◆ Saved data entries ◆
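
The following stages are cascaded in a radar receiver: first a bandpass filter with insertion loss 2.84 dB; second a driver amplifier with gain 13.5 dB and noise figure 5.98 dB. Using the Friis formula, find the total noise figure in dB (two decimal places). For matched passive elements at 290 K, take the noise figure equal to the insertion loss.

8.82 dB

Convert to linear (a loss of L dB is a gain of −L dB): F_i = 10^(NF_i/10), G_i = 10^(G_i,dB/10)
  Stage 1: F_1 = 10^(2.84/10) = 1.923, G_1 = 10^(−2.84/10) = 0.5200
  Stage 2: F_2 = 10^(5.98/10) = 3.963, G_2 = 10^(13.5/10) = 22.39
Friis cascade:
  F = 1.923 + (3.963 − 1)/0.5200 = 7.621
NF = 10 log₁₀(7.621) = 8.82 dB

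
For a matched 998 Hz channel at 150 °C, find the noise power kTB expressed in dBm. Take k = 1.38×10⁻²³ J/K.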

◆ Task instructions ◆
Exactly reproduce all of the entries.

◆ Answer box ◆
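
The following stages are cascaded in a radar receiver: first a bandpass filter with insertion loss 2.84 dB; second a driver amplifier with gain 13.5 dB and noise figure 5.98 dB. Using the Friis formula, find the total noise figure in dB (two decimal places). For matched passive elements at 290 K, take the noise figure equal to the insertion loss.

8.82 dB

Convert to linear (a loss of L dB is a gain of −L dB): F_i = 10^(NF_i/10), G_i = 10^(G_i,dB/10)
  Stage 1: F_1 = 10^(2.84/10) = 1.923, G_1 = 10^(−2.84/10) = 0.5200
  Stage 2: F_2 = 10^(5.98/10) = 3.963, G_2 = 10^(13.5/10) = 22.39
Friis cascade:
  F = 1.923 + (3.963 − 1)/0.5200 = 7.621
NF = 10 log₁₀(7.621) = 8.82 dB

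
For a matched 998 Hz channel at 150 °C, find the noise power kTB expressed in dBm. Take k = 1.38×10⁻²³ J/K.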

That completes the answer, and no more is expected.